WHAT YOU HAVE TO DO
Which lines of the records contain the word "particles"? Show each of them.
___
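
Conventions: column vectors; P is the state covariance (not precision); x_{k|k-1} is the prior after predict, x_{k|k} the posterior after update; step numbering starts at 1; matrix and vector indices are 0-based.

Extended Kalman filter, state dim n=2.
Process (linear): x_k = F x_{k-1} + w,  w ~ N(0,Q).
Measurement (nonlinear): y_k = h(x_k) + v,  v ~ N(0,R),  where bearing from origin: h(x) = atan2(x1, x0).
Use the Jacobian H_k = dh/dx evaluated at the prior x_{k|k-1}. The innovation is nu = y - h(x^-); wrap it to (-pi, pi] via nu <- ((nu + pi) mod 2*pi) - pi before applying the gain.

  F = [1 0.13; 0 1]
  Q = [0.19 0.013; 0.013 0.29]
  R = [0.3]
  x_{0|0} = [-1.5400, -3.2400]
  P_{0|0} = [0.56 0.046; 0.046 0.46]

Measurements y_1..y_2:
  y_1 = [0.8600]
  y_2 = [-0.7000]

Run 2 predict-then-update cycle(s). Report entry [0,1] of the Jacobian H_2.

step 1: x^-=[-1.9612, -3.2400]  P^-=[0.7697 0.1188; 0.1188 0.7500]  H_jac=[0.2259 -0.1367]  S=[0.3460]  K=[0.4556; -0.2188]  nu=[2.9751]  x^+=[-0.6057, -3.8911]  P^+=[0.6979 0.1533; 0.1533 0.7334]
step 2: x^-=[-1.1115, -3.8911]  P^-=[0.9402 0.2616; 0.2616 1.0234]  H_jac=[0.2376 -0.0679]  S=[0.3494]  K=[0.5886; -0.0209]  nu=[1.1490]  x^+=[-0.4352, -3.9151]  P^+=[0.8191 0.2659; 0.2659 1.0233]

H_jac[0,1] = -0.0679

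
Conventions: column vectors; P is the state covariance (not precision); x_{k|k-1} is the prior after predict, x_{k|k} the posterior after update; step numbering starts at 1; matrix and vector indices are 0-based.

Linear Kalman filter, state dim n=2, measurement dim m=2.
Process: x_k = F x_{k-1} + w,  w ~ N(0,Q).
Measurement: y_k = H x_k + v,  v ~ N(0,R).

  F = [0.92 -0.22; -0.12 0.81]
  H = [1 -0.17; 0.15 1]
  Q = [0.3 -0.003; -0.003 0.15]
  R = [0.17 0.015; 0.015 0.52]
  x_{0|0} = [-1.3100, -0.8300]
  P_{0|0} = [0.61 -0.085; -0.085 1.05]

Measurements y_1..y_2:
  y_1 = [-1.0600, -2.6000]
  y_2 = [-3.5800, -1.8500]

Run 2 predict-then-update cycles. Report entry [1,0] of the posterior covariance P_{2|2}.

step 1: x^-=[-1.0226, -0.5151]  P^-=[0.9015 -0.3230; -0.3230 0.8642]  S=[1.2063 -0.3115; -0.3115 1.3076]  K=[0.8053 0.0482; -0.2435 0.5659]  nu=[-0.1250, -1.9315]  x^+=[-1.2163, -1.5777]  P^+=[0.1404 0.0161; 0.0161 0.2882]
step 2: x^-=[-0.7720, -1.1319]  P^-=[0.4262 -0.0574; -0.0574 0.3380]  S=[0.6255 -0.0345; -0.0345 0.8503]  K=[0.6990 0.0360; -0.1627 0.3807]  nu=[-3.0005, -0.6023]  x^+=[-2.8909, -0.8731]  P^+=[0.1212 0.0110; 0.0110 0.1939]

P_post[1,0] = 0.0110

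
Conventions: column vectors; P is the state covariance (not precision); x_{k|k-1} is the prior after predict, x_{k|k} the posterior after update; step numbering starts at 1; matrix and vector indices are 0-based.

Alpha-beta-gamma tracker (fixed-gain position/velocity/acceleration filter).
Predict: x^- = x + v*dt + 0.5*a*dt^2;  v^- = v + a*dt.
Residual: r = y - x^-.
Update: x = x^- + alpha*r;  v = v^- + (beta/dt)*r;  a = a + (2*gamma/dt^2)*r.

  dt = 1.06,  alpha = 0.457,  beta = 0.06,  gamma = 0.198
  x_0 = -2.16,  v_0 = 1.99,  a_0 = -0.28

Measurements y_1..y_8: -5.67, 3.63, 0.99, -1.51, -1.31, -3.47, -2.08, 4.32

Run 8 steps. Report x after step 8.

x_post = -0.4784

step 1: x_pred=-0.2079  r=-5.4621  x^+=-2.7041  v^+=1.3840  a^+=-2.2051
step 2: x_pred=-2.4758  r=6.1058  x^+=0.3145  v^+=-0.6077  a^+=-0.0531
step 3: x_pred=-0.3595  r=1.3495  x^+=0.2572  v^+=-0.5877  a^+=0.4225
step 4: x_pred=-0.1283  r=-1.3817  x^+=-0.7598  v^+=-0.2180  a^+=-0.0645
step 5: x_pred=-1.0271  r=-0.2829  x^+=-1.1564  v^+=-0.3024  a^+=-0.1642
step 6: x_pred=-1.5691  r=-1.9009  x^+=-2.4378  v^+=-0.5840  a^+=-0.8341
step 7: x_pred=-3.5255  r=1.4455  x^+=-2.8649  v^+=-1.3864  a^+=-0.3247
step 8: x_pred=-4.5168  r=8.8368  x^+=-0.4784  v^+=-1.2303  a^+=2.7898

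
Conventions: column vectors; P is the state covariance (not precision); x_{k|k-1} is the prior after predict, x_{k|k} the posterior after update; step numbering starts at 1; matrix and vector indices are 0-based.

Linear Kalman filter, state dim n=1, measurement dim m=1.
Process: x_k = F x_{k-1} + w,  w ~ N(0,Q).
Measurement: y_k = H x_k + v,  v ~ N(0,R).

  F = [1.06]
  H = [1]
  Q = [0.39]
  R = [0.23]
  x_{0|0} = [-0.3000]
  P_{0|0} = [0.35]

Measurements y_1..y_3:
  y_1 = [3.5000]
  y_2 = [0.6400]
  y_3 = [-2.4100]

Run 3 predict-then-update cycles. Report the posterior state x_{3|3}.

step 1: x^-=[-0.3180]  P^-=[0.7833]  S=[1.0133]  K=[0.7730]  nu=[3.8180]  x^+=[2.6334]  P^+=[0.1778]
step 2: x^-=[2.7914]  P^-=[0.5898]  S=[0.8198]  K=[0.7194]  nu=[-2.1514]  x^+=[1.2436]  P^+=[0.1655]
step 3: x^-=[1.3182]  P^-=[0.5759]  S=[0.8059]  K=[0.7146]  nu=[-3.7282]  x^+=[-1.3460]  P^+=[0.1644]

x_post = [-1.3460]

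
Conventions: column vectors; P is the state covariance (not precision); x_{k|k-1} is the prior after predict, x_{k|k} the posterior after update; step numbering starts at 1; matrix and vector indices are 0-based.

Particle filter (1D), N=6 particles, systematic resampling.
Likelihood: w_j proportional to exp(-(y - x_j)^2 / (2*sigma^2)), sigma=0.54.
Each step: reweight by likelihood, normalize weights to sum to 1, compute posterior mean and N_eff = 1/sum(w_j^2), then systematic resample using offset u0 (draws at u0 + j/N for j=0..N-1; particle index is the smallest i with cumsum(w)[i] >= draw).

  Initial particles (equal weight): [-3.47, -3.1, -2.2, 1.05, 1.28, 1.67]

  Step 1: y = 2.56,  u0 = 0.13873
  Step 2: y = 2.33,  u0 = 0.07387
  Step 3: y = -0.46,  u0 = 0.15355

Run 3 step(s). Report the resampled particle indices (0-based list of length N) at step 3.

step 1: w=[0.0000, 0.0000, 0.0000, 0.0594, 0.1785, 0.7620]  mean=1.5635  Neff=1.6231  idx=[4, 5, 5, 5, 5, 5]
step 2: w=[0.0599, 0.1880, 0.1880, 0.1880, 0.1880, 0.1880]  mean=1.6466  Neff=5.5451  idx=[1, 1, 2, 3, 4, 5]
step 3: w=[0.1667, 0.1667, 0.1667, 0.1667, 0.1667, 0.1667]  mean=1.6700  Neff=6.0000  idx=[0, 1, 2, 3, 4, 5]

resampled_idx = [0, 1, 2, 3, 4, 5]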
___
EXERCISE ANSWER
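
Particle filter (1D), N=6 particles, systematic resampling.
  Initial particles (equal weight): [-3.47, -3.1, -2.2, 1.05, 1.28, 1.67]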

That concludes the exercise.